[Stored data]
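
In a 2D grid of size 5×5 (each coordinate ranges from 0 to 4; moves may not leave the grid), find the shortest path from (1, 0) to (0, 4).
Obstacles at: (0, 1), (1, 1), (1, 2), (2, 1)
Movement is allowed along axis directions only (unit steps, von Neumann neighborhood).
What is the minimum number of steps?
9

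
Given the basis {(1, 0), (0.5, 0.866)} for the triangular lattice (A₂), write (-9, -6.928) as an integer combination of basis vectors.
-5b₁ - 8b₂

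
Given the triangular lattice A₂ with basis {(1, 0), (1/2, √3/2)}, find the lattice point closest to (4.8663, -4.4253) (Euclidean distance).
(4.5, -4.33)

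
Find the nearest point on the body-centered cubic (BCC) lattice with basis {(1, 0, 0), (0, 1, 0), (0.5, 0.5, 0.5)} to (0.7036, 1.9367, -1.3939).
(0.5, 1.5, -1.5)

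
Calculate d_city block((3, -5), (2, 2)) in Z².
8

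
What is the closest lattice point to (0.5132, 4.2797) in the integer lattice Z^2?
(1, 4)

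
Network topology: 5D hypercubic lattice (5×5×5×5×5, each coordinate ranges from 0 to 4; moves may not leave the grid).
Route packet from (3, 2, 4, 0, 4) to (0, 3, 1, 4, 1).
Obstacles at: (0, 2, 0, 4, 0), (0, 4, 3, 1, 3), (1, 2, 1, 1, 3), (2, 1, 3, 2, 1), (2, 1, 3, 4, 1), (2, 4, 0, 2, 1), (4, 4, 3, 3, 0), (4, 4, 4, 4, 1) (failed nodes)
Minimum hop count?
14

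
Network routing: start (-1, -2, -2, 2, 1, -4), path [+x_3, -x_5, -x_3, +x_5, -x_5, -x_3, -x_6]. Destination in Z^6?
(-1, -2, -3, 2, 0, -5)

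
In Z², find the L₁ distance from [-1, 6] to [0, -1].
8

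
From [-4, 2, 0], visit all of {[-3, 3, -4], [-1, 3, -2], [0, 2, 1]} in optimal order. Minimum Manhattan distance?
14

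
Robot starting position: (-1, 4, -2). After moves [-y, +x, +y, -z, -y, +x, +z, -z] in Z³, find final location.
(1, 3, -3)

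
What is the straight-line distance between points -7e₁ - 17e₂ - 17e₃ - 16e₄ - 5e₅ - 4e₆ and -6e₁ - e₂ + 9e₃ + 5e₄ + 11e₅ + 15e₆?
44.6206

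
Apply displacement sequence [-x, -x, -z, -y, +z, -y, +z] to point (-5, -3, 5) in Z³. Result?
(-7, -5, 6)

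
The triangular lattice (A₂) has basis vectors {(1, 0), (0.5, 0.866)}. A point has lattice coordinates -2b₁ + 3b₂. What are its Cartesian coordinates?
(-0.5, 2.598)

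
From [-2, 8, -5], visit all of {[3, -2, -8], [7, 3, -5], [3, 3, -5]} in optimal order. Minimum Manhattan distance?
26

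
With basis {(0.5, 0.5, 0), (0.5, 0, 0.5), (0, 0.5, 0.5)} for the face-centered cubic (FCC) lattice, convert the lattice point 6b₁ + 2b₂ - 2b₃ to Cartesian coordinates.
(4, 2, 0)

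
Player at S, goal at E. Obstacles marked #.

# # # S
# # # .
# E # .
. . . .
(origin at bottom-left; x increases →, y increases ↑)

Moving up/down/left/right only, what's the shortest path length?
6
(one shortest path: (3, 3) → (3, 2) → (3, 1) → (3, 0) → (2, 0) → (1, 0) → (1, 1))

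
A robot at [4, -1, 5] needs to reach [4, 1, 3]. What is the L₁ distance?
4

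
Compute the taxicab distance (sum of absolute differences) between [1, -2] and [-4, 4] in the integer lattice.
11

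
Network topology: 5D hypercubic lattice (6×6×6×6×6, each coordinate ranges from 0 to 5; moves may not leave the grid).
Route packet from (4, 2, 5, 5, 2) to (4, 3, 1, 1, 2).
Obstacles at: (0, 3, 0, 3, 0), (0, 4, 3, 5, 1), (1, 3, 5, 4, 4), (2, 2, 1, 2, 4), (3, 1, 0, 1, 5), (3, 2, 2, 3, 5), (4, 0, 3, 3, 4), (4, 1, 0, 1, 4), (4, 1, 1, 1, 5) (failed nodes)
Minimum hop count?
9
(one shortest path: (4, 2, 5, 5, 2) → (4, 3, 5, 5, 2) → (4, 3, 4, 5, 2) → (4, 3, 3, 5, 2) → (4, 3, 2, 5, 2) → (4, 3, 1, 5, 2) → (4, 3, 1, 4, 2) → (4, 3, 1, 3, 2) → (4, 3, 1, 2, 2) → (4, 3, 1, 1, 2))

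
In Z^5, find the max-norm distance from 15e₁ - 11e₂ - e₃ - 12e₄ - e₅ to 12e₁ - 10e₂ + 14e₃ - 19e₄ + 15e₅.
16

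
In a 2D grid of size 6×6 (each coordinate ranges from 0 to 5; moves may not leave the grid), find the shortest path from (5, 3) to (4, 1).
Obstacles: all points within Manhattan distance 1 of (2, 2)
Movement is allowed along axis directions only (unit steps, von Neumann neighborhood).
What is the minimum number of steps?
3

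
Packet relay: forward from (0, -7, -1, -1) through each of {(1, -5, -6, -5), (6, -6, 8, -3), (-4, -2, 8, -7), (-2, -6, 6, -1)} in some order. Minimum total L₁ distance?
60
(one optimal route: (0, -7, -1, -1) → (1, -5, -6, -5) → (6, -6, 8, -3) → (-2, -6, 6, -1) → (-4, -2, 8, -7))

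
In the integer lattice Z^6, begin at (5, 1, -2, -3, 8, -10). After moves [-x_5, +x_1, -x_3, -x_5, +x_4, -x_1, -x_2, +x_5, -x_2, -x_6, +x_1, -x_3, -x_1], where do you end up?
(5, -1, -4, -2, 7, -11)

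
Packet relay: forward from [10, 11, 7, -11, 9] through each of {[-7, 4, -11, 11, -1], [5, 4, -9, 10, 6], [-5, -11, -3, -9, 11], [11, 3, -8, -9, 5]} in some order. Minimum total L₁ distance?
137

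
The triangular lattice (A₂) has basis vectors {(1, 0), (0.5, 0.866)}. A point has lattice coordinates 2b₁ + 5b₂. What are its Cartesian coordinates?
(4.5, 4.33)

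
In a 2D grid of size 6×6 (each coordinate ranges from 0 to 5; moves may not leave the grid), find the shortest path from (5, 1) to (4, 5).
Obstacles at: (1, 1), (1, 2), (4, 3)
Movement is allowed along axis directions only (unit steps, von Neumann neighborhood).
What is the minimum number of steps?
5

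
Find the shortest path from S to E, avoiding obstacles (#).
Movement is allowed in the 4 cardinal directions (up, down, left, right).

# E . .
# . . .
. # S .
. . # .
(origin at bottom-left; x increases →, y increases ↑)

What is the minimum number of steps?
3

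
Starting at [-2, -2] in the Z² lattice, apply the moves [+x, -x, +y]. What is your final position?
(-2, -1)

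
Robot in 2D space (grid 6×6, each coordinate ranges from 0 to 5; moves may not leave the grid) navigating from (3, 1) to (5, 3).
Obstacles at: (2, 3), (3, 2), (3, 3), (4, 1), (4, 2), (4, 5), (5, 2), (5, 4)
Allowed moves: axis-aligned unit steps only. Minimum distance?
10
(one shortest path: (3, 1) → (2, 1) → (1, 1) → (1, 2) → (1, 3) → (1, 4) → (2, 4) → (3, 4) → (4, 4) → (4, 3) → (5, 3))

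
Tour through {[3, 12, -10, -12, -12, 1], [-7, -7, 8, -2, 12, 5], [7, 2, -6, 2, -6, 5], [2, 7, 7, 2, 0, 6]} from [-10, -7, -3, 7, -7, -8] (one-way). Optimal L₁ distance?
168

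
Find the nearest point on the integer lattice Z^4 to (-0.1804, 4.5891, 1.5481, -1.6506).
(0, 5, 2, -2)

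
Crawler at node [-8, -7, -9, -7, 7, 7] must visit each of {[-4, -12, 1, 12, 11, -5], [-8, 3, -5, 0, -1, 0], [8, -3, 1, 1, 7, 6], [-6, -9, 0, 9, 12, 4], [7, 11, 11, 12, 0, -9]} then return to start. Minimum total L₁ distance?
250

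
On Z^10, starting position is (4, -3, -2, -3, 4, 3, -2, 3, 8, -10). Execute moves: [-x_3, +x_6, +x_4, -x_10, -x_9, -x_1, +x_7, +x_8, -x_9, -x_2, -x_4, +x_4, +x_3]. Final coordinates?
(3, -4, -2, -2, 4, 4, -1, 4, 6, -11)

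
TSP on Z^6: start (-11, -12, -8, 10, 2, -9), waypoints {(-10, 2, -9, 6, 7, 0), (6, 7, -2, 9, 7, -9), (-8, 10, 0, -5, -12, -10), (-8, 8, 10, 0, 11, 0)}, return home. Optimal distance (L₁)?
222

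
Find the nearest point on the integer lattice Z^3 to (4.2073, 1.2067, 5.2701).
(4, 1, 5)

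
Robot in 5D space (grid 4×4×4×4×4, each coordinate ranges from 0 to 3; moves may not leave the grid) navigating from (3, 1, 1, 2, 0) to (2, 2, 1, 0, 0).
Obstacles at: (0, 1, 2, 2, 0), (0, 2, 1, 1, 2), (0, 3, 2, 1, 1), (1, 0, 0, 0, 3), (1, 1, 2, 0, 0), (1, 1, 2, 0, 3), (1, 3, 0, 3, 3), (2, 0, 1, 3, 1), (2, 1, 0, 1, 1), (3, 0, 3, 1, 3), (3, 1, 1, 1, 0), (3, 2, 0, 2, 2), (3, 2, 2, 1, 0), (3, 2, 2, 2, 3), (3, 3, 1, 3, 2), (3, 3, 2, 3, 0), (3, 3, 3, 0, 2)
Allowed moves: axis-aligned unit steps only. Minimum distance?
4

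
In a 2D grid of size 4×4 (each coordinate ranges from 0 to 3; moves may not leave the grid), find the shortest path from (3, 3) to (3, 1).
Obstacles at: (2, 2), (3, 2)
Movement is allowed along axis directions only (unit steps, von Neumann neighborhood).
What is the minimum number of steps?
6
(one shortest path: (3, 3) → (2, 3) → (1, 3) → (1, 2) → (1, 1) → (2, 1) → (3, 1))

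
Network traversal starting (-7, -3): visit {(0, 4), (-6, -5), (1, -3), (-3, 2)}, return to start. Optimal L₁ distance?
34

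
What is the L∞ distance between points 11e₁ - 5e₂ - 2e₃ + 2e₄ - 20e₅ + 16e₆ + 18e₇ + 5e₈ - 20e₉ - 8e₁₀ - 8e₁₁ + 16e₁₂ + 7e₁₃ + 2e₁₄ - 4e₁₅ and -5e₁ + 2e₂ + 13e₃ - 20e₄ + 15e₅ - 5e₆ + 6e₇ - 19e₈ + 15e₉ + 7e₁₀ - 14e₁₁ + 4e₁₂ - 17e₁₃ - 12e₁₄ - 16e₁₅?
35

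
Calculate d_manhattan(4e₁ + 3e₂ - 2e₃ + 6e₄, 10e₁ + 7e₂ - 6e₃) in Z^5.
20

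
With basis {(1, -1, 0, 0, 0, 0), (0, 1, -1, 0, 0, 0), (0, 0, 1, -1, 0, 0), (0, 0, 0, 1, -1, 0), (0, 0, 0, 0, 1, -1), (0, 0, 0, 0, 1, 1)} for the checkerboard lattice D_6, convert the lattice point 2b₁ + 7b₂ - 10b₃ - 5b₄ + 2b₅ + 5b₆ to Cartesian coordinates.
(2, 5, -17, 5, 12, 3)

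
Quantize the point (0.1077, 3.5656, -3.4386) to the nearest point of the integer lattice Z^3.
(0, 4, -3)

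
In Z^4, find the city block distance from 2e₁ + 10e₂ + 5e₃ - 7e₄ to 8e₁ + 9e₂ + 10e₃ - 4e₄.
15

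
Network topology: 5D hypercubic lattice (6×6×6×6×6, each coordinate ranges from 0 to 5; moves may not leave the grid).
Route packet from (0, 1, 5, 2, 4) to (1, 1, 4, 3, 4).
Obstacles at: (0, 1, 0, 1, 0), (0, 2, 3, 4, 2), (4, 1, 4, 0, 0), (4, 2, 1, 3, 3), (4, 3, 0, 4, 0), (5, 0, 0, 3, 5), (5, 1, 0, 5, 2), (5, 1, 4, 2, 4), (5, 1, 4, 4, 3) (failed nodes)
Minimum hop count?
3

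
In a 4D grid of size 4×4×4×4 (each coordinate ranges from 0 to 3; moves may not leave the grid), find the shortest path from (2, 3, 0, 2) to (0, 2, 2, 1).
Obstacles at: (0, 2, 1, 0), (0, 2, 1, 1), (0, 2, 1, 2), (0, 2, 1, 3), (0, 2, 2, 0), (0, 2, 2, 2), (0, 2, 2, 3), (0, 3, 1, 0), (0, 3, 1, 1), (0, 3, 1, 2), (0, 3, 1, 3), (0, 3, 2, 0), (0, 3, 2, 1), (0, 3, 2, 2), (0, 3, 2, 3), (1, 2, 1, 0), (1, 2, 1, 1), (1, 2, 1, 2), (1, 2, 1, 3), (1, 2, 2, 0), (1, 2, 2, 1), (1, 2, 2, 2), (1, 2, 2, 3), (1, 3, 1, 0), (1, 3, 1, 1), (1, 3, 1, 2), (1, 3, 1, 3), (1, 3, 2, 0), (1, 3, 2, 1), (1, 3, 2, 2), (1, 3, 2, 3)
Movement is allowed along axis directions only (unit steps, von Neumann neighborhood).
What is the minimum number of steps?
8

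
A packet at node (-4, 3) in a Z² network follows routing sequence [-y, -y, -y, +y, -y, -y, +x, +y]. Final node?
(-3, 0)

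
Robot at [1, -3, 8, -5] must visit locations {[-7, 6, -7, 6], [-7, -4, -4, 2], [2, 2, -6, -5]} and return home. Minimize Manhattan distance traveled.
90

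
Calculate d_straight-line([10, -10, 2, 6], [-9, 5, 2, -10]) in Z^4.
29.0172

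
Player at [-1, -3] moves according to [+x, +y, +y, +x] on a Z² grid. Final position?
(1, -1)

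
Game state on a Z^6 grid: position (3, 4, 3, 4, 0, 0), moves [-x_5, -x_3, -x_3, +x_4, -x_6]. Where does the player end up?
(3, 4, 1, 5, -1, -1)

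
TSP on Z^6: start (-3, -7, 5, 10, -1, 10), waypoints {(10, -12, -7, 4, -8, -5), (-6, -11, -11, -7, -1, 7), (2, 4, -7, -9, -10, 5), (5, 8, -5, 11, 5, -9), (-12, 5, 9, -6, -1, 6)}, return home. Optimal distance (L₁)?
288
(one optimal route: (-3, -7, 5, 10, -1, 10) → (5, 8, -5, 11, 5, -9) → (10, -12, -7, 4, -8, -5) → (2, 4, -7, -9, -10, 5) → (-6, -11, -11, -7, -1, 7) → (-12, 5, 9, -6, -1, 6) → (-3, -7, 5, 10, -1, 10))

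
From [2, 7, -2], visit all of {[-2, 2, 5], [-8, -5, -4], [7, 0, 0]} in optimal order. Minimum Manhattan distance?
52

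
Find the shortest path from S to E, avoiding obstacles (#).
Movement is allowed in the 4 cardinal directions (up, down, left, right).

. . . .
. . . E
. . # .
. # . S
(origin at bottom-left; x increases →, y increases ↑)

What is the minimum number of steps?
2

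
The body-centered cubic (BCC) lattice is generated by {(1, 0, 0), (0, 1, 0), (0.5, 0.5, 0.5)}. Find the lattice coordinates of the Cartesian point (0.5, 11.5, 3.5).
-3b₁ + 8b₂ + 7b₃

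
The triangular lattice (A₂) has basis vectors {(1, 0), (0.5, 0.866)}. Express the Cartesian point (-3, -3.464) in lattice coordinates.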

- _Brief_
Using the records above, gather all lines where the string "navigating" is present.

- _Answer for the task_
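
Robot in 2D space (grid 6×6, each coordinate ranges from 0 to 5; moves may not leave the grid) navigating from (3, 1) to (5, 3).
Robot in 5D space (grid 4×4×4×4×4, each coordinate ranges from 0 to 3; moves may not leave the grid) navigating from (3, 1, 1, 2, 0) to (2, 2, 1, 0, 0).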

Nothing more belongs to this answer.